§ TASK DATA
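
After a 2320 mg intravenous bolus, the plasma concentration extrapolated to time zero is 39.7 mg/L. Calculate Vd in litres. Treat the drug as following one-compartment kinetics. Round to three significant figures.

Immediately after an IV bolus, C₀ = Dose / Vd, so Vd = Dose / C₀.
Vd = 2320 / 39.7 = 58.44 L

58.4 L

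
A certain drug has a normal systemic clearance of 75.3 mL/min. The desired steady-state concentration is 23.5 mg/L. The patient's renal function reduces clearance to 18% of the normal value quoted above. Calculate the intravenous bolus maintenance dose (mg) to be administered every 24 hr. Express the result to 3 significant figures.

CL = 75.3 mL/min = 75.3 × 0.06 = 4.518 L/h
Patient clearance = 0.18 × 4.518 = 0.8132 L/h
D = CL × Css × τ = 0.8132 × 23.5 × 24 = 458.6 mg

459 mg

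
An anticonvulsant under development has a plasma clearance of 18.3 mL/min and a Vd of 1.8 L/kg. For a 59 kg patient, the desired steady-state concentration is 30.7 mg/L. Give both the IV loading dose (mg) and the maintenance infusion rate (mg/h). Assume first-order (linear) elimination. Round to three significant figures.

Vd(total) = 59 kg × 1.8 L/kg = 106.2 L
LD = Vd · C_target = 106.2 × 30.7 = 3260 mg
Convert clearance: 18.3 mL/min × 60 min/h ÷ 1000 mL/L = 1.098 L/h
Maintenance infusion rate = CL × Css = 1.098 × 30.7 = 33.71 mg/h

(a) 3260 mg; (b) 33.7 mg/h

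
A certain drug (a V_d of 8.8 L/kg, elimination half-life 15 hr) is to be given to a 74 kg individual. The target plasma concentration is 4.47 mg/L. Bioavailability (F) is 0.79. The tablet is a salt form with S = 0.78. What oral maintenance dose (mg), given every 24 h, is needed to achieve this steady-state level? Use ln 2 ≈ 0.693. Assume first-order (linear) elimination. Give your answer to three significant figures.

Vd(total) = 74 kg × 8.8 L/kg = 651.2 L
CL = ln 2 · Vd / t½ = 0.693 × 651.2 / 15 = 30.09 L/h
D = CL × Css × τ / F / S = 30.09 × 4.47 × 24 / 0.79 / 0.78 = 5239 mg

5240 mg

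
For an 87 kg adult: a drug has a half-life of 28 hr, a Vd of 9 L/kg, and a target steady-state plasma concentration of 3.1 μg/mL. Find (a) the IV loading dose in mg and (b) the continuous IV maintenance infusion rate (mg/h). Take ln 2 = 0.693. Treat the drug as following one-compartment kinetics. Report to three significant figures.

(a) 2430 mg; (b) 60.1 mg/h

Vd(total) = 87 kg × 9 L/kg = 783.0 L
LD = Vd × C = 783.0 × 3.1 = 2427 mg
CL = 0.693 × Vd / t½ = 0.693 × 783.0 / 28 = 19.38 L/h
Infusion rate = CL × Css = 19.38 × 3.1 = 60.08 mg/h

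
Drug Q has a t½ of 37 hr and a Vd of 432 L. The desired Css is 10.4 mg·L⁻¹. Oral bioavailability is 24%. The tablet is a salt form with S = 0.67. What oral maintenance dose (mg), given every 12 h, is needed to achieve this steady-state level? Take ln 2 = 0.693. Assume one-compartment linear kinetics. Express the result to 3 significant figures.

CL = ln 2 · Vd / t½ = 0.693 × 432.0 / 37 = 8.091 L/h
D = CL × Css × τ / F / S = 8.091 × 10.4 × 12 / 0.24 / 0.67 = 6280 mg

6280 mg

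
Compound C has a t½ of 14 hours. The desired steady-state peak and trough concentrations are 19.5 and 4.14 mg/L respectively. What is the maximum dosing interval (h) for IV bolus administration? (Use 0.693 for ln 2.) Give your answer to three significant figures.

k = 0.693 / t½ = 0.693 / 14 = 0.04950 h⁻¹
Between IV bolus doses, concentration decays as C = C₀·e^(−kτ), so C_peak/C_trough = e^(kτ).
τ_max = ln(C_peak/C_trough) / k = ln(19.5/4.14) / 0.04950 = 1.550 / 0.04950 = 31.31 h

31.3 h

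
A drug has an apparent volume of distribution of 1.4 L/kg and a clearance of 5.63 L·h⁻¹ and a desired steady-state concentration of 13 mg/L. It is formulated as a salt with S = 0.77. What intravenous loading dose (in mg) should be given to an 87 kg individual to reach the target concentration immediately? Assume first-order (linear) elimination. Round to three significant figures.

Vd = 1.4 L/kg × 87 kg = 121.8 L
LD = Vd × C / S = 121.8 × 13.00 / 0.77 = 2056 mg

2060 mg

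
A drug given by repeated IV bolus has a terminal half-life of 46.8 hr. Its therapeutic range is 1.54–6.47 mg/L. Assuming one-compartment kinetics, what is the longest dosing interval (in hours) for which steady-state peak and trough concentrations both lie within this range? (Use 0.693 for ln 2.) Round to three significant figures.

k = 0.693 / t½ = 0.693 / 46.8 = 0.01481 h⁻¹
Between IV bolus doses, concentration decays as C = C₀·e^(−kτ), so C_peak/C_trough = e^(kτ).
τ_max = ln(C_peak/C_trough) / k = ln(6.47/1.54) / 0.01481 = 1.435 / 0.01481 = 96.89 h

96.9 h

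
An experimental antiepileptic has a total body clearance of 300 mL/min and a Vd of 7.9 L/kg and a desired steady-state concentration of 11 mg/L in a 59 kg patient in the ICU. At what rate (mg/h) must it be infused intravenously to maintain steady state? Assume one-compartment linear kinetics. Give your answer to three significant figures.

Convert clearance: 300 mL/min × 60 min/h ÷ 1000 mL/L = 18.00 L/h
Infusion rate = CL · Css = 18.00 L/h × 11 mg/L = 198.0 mg/h

198 mg/h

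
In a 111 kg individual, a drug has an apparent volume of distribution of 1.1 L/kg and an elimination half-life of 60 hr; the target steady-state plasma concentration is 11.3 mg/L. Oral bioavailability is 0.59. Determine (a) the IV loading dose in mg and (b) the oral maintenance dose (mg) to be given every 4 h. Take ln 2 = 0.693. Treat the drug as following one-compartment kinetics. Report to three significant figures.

(a) 1380 mg; (b) 108 mg

Total Vd = 1.1 × 111 = 122.1 L
LD = Vd × C = 122.1 × 11.3 = 1380 mg
CL = 0.693 × Vd / t½ = 0.693 × 122.1 / 60 = 1.410 L/h
D = CL × Css × τ / F = 1.410 × 11.3 × 4 / 0.59 = 108.0 mg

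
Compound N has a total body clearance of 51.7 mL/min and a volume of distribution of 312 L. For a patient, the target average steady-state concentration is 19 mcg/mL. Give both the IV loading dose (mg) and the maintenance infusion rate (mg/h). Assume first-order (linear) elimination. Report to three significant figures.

Loading dose = Vd × C = 312.0 × 19 = 5928 mg
Convert clearance: 51.7 mL/min × 60 min/h ÷ 1000 mL/L = 3.102 L/h
Maintenance infusion rate = CL × Css = 3.102 × 19 = 58.94 mg/h

(a) 5930 mg; (b) 58.9 mg/h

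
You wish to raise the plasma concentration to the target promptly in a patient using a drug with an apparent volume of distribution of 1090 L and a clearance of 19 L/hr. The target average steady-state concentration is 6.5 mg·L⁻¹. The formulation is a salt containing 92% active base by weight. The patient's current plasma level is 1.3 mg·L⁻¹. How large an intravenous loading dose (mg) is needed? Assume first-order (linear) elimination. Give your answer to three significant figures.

6160 mg

Concentration deficit ΔC = 6.5 − 1.3 = 5.200 mg/L
LD = Vd × ΔC / S = 1090 × 5.200 / 0.92 = 6161 mg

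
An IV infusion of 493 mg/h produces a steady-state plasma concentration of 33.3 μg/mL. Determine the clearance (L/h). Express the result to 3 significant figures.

14.8 L/h

At steady state, infusion rate = CL × Css, so CL = rate / Css.
CL = 493 / 33.3 = 14.80 L/h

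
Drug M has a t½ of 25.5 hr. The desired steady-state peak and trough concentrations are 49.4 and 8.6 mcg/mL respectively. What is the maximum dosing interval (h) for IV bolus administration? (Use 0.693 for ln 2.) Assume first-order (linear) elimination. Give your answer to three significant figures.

64.3 h

k = 0.693 / t½ = 0.693 / 25.5 = 0.02718 h⁻¹
Between IV bolus doses, concentration decays as C = C₀·e^(−kτ), so C_peak/C_trough = e^(kτ).
τ_max = ln(C_peak/C_trough) / k = ln(49.4/8.6) / 0.02718 = 1.748 / 0.02718 = 64.31 h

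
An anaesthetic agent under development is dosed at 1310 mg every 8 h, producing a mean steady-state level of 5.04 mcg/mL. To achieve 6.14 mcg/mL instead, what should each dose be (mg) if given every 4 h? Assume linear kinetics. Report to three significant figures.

For first-order elimination, Css ∝ F·D/(CL·τ); F and CL are unchanged, so Css ∝ D/τ.
D₂ = D₁ × (Css,target / Css,current) × (τ₂/τ₁) = 1310 × (6.14/5.04) × (4/8) = 798.0 mg

798 mg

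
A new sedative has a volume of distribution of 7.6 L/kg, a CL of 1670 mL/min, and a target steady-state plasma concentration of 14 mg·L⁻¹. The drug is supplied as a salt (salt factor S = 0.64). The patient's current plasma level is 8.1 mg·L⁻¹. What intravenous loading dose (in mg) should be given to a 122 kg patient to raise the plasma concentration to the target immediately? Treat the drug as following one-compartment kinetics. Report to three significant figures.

8550 mg

Vd = 7.6 L/kg × 122 kg = 927.2 L
The loading dose fills Vd to the target concentration.
Concentration deficit ΔC = 14 − 8.1 = 5.900 mg/L
LD = Vd × ΔC / S = 927.2 × 5.900 / 0.64 = 8548 mg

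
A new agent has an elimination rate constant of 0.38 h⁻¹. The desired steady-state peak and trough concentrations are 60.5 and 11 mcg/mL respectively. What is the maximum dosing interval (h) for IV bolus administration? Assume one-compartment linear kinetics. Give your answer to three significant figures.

4.49 h

Between IV bolus doses, concentration decays as C = C₀·e^(−kτ), so C_peak/C_trough = e^(kτ).
τ_max = ln(C_peak/C_trough) / k = ln(60.5/11) / 0.3800 = 1.705 / 0.3800 = 4.487 h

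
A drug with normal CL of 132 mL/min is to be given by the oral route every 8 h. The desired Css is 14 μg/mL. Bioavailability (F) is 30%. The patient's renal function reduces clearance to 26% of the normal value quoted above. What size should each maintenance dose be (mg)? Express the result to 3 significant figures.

769 mg

CL = 132 mL/min = 132 × 0.06 = 7.920 L/h
Patient clearance = 0.26 × 7.920 = 2.059 L/h
D = CL × Css × τ / F = 2.059 × 14 × 8 / 0.3 = 768.7 mg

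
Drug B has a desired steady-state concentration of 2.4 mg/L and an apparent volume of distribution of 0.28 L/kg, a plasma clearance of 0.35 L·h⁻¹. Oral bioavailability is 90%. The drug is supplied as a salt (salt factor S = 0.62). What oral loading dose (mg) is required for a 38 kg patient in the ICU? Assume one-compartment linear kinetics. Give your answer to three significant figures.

45.8 mg

Total Vd = 0.28 × 38 = 10.64 L
LD is governed by Vd — clearance does not enter the loading-dose calculation.
LD = Vd × C / F / S = 10.64 × 2.400 / 0.9 / 0.62 = 45.76 mg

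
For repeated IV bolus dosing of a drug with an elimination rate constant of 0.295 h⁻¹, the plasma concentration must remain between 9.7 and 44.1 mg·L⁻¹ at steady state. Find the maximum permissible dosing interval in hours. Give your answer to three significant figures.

Between IV bolus doses, concentration decays as C = C₀·e^(−kτ), so C_peak/C_trough = e^(kτ).
τ_max = ln(C_peak/C_trough) / k = ln(44.1/9.7) / 0.2950 = 1.514 / 0.2950 = 5.132 h

5.13 h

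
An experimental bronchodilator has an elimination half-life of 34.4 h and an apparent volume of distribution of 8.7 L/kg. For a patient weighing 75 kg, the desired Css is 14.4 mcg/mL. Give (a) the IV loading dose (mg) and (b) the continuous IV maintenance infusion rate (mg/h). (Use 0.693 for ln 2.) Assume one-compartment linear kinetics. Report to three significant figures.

(a) 9400 mg; (b) 189 mg/h

Total Vd = 8.7 × 75 = 652.5 L
LD = Vd × C = 652.5 × 14.4 = 9396 mg
CL = 0.693 × Vd / t½ = 0.693 × 652.5 / 34.4 = 13.14 L/h
Infusion rate = CL × Css = 13.14 × 14.4 = 189.2 mg/h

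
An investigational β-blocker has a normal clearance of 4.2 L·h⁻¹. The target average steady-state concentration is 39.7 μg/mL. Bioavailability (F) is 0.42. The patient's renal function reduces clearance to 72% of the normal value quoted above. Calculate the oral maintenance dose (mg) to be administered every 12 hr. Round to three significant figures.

3430 mg

Patient clearance = 0.72 × 4.200 = 3.024 L/h
D = CL × Css × τ / F = 3.024 × 39.7 × 12 / 0.42 = 3430 mg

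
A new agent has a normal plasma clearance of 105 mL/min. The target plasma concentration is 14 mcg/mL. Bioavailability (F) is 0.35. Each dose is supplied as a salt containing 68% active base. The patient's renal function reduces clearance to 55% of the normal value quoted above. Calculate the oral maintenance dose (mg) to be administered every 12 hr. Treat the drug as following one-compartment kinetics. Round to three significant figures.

CL = 105 mL/min × 60/1000 = 6.300 L/h
Patient clearance = 0.55 × 6.300 = 3.465 L/h
D = CL × Css × τ / F / S = 3.465 × 14 × 12 / 0.35 / 0.68 = 2446 mg

2450 mg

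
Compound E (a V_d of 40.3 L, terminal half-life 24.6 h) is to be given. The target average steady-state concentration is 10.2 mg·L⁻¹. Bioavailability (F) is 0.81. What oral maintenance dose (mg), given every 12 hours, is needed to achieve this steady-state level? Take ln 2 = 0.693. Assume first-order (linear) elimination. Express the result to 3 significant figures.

172 mg

CL = 0.693 × Vd / t½ = 0.693 × 40.30 / 24.6 = 1.135 L/h
D = CL × Css × τ / F = 1.135 × 10.2 × 12 / 0.81 = 171.5 mg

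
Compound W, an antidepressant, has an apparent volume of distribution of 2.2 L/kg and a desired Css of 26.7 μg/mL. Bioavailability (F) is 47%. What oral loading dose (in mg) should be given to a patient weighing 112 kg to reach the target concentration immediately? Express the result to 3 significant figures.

Vd = 2.2 L/kg × 112 kg = 246.4 L
LD = Vd × C / F = 246.4 × 26.70 / 0.47 = 14000 mg

14000 mg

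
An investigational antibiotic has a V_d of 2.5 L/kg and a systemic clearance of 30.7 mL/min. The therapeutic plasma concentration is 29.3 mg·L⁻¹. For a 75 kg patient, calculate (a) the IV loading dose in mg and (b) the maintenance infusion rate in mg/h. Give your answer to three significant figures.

Vd = 2.5 L/kg × 75 kg = 187.5 L
LD = Vd · C_target = 187.5 × 29.3 = 5494 mg
Convert clearance: 30.7 mL/min × 60 min/h ÷ 1000 mL/L = 1.842 L/h
Infusion rate = 1.842 L/h × 29.3 mg/L = 53.97 mg/h

(a) 5490 mg; (b) 54.0 mg/h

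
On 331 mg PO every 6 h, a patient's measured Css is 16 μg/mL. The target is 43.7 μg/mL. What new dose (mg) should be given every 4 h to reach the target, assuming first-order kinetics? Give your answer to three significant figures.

With linear kinetics, Css is proportional to dose rate (D/τ) at fixed clearance.
D₂ = D₁ × (Css,target / Css,current) × (τ₂/τ₁) = 331 × (43.7/16) × (4/6) = 602.7 mg

603 mg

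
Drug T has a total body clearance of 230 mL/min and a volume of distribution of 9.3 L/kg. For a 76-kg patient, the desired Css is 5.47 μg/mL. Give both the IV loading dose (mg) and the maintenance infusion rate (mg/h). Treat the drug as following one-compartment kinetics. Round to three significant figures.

Vd(total) = 76 kg × 9.3 L/kg = 706.8 L
LD = Vd · C_target = 706.8 × 5.47 = 3866 mg
CL = 230 mL/min × 60/1000 = 13.80 L/h
Infusion rate = 13.80 L/h × 5.47 mg/L = 75.49 mg/h

(a) 3870 mg; (b) 75.5 mg/h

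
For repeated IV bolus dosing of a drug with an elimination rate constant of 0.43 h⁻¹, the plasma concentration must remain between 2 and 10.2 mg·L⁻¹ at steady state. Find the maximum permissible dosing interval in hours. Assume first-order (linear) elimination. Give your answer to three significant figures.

3.79 h

Between IV bolus doses, concentration decays as C = C₀·e^(−kτ), so C_peak/C_trough = e^(kτ).
τ_max = ln(C_peak/C_trough) / k = ln(10.2/2) / 0.4300 = 1.629 / 0.4300 = 3.788 h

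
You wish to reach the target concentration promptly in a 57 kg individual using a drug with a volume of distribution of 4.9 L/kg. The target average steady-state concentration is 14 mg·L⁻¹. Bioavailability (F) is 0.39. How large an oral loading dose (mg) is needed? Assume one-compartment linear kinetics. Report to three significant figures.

Total Vd = 4.9 × 57 = 279.3 L
LD = Vd × C / F = 279.3 × 14.00 / 0.39 = 10030 mg

10000 mg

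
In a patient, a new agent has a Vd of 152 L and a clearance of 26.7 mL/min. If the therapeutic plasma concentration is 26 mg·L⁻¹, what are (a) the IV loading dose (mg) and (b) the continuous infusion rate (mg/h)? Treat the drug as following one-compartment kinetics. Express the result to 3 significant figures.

(a) 3950 mg; (b) 41.7 mg/h

Loading dose = Vd × C = 152.0 × 26 = 3952 mg
CL = 26.7 mL/min × 60/1000 = 1.602 L/h
Maintenance infusion rate = CL × Css = 1.602 × 26 = 41.65 mg/h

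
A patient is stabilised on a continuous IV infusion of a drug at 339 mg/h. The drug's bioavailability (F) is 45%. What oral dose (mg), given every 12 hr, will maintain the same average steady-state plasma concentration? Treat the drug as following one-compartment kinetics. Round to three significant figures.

To maintain the same Css, the systemic dosing rate must be unchanged: F·D/τ = infusion rate.
D = rate × τ / F = 339 × 12 / 0.45 = 9040 mg

9040 mg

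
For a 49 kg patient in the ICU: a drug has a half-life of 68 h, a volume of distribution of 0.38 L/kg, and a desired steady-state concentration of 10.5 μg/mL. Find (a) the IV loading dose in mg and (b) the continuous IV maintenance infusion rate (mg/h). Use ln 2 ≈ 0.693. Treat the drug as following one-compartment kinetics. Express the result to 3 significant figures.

Total Vd = 0.38 × 49 = 18.62 L
LD = Vd × C = 18.62 × 10.5 = 195.5 mg
CL = 0.693 × Vd / t½ = 0.693 × 18.62 / 68 = 0.1898 L/h
Infusion rate = CL × Css = 0.1898 × 10.5 = 1.993 mg/h

(a) 196 mg; (b) 1.99 mg/h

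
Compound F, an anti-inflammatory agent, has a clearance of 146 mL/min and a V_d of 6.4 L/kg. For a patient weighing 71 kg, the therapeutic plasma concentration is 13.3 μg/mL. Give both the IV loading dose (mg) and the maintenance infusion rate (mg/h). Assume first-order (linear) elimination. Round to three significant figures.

(a) 6040 mg; (b) 117 mg/h

Vd(total) = 71 kg × 6.4 L/kg = 454.4 L
LD = Vd · C_target = 454.4 × 13.3 = 6044 mg
CL = 146 mL/min = 146 × 0.06 = 8.760 L/h
Maintenance: replace elimination → rate = CL × Css = 8.760 × 13.3 = 116.5 mg/h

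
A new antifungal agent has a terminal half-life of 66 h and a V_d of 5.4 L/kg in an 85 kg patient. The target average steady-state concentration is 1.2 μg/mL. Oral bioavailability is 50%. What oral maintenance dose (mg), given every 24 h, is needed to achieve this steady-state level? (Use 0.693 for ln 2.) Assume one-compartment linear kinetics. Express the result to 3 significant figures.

278 mg

Vd = 5.4 L/kg × 85 kg = 459.0 L
CL = ln 2 · Vd / t½ = 0.693 × 459.0 / 66 = 4.820 L/h
D = CL × Css × τ / F = 4.820 × 1.2 × 24 / 0.5 = 277.6 mg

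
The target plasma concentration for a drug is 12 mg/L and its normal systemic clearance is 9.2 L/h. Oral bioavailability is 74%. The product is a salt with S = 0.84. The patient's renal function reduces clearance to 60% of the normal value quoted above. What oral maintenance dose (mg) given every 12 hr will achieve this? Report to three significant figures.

1280 mg

Patient clearance = 0.6 × 9.200 = 5.520 L/h
D = CL × Css × τ / F / S = 5.520 × 12 × 12 / 0.74 / 0.84 = 1279 mg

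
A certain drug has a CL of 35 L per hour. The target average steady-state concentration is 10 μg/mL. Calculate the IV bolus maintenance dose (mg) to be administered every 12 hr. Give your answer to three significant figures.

D = CL × Css × τ = 35.00 × 10 × 12 = 4200 mg

4200 mg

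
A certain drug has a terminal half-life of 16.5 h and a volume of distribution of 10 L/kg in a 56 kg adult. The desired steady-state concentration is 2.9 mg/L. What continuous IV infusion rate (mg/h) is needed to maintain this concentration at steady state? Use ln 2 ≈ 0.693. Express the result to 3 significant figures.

Total Vd = 10 × 56 = 560.0 L
CL = ln 2 · Vd / t½ = 0.693 × 560.0 / 16.5 = 23.52 L/h
Infusion rate = CL × Css = 23.52 × 2.9 = 68.21 mg/h

68.2 mg/h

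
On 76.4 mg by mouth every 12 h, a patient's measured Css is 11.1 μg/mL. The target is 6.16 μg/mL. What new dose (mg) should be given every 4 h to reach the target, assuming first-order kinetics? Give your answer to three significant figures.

14.1 mg

With linear kinetics, Css is proportional to dose rate (D/τ) at fixed clearance.
D₂ = D₁ × (Css,target / Css,current) × (τ₂/τ₁) = 76.4 × (6.16/11.1) × (4/12) = 14.13 mg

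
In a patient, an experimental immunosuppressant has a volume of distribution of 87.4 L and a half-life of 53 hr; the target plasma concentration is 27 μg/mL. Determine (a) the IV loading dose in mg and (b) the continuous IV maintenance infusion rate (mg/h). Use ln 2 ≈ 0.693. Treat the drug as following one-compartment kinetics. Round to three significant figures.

LD = Vd × C = 87.40 × 27 = 2360 mg
CL = 0.693 × Vd / t½ = 0.693 × 87.40 / 53 = 1.143 L/h
Infusion rate = CL × Css = 1.143 × 27 = 30.86 mg/h

(a) 2360 mg; (b) 30.9 mg/h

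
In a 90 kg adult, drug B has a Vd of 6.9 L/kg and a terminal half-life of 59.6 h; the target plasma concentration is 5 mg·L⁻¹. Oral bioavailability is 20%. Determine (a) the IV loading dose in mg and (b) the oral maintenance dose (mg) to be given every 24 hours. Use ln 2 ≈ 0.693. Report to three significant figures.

Vd(total) = 90 kg × 6.9 L/kg = 621.0 L
LD = Vd × C = 621.0 × 5 = 3105 mg
CL = 0.693 × Vd / t½ = 0.693 × 621.0 / 59.6 = 7.221 L/h
D = CL × Css × τ / F = 7.221 × 5 × 24 / 0.2 = 4333 mg

(a) 3110 mg; (b) 4330 mg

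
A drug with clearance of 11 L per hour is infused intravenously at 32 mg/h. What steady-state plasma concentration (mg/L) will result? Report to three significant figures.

Css = rate / CL = 32 / 11.00 = 2.909 mg/L

2.91 mg/L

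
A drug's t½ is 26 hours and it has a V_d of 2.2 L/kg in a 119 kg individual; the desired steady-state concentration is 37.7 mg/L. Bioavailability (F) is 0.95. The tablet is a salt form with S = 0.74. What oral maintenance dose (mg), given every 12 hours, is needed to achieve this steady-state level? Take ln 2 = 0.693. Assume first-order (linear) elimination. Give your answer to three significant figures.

4490 mg

Vd(total) = 119 kg × 2.2 L/kg = 261.8 L
k = 0.693/26 = 0.02665 h⁻¹, so CL = k·Vd = 0.02665 × 261.8 = 6.977 L/h
D = CL × Css × τ / F / S = 6.977 × 37.7 × 12 / 0.95 / 0.74 = 4490 mg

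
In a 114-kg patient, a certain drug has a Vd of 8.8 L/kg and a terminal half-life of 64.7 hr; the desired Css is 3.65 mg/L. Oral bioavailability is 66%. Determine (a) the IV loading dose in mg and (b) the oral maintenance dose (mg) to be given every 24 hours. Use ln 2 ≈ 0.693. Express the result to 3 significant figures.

Vd = 8.8 L/kg × 114 kg = 1003 L
LD = Vd × C = 1003 × 3.65 = 3661 mg
CL = 0.693 × Vd / t½ = 0.693 × 1003 / 64.7 = 10.74 L/h
D = CL × Css × τ / F = 10.74 × 3.65 × 24 / 0.66 = 1425 mg

(a) 3660 mg; (b) 1430 mg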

§ WHAT NEEDS TO BE DONE
No lines before the one containing "A drug's t½" belong in the answer; write out that line and each one after it exactly, through the end of the records.

§ SOLUTION BELOW
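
A drug's t½ is 26 hours and it has a V_d of 2.2 L/kg in a 119 kg individual; the desired steady-state concentration is 37.7 mg/L. Bioavailability (F) is 0.95. The tablet is a salt form with S = 0.74. What oral maintenance dose (mg), given every 12 hours, is needed to achieve this steady-state level? Take ln 2 = 0.693. Assume first-order (linear) elimination. Give your answer to three significant figures.

4490 mg

Vd(total) = 119 kg × 2.2 L/kg = 261.8 L
k = 0.693/26 = 0.02665 h⁻¹, so CL = k·Vd = 0.02665 × 261.8 = 6.977 L/h
D = CL × Css × τ / F / S = 6.977 × 37.7 × 12 / 0.95 / 0.74 = 4490 mg

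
In a 114-kg patient, a certain drug has a Vd of 8.8 L/kg and a terminal half-life of 64.7 hr; the desired Css is 3.65 mg/L. Oral bioavailability is 66%. Determine (a) the IV loading dose in mg and (b) the oral maintenance dose (mg) to be given every 24 hours. Use ln 2 ≈ 0.693. Express the result to 3 significant figures.

Vd = 8.8 L/kg × 114 kg = 1003 L
LD = Vd × C = 1003 × 3.65 = 3661 mg
CL = 0.693 × Vd / t½ = 0.693 × 1003 / 64.7 = 10.74 L/h
D = CL × Css × τ / F = 10.74 × 3.65 × 24 / 0.66 = 1425 mg

(a) 3660 mg; (b) 1430 mg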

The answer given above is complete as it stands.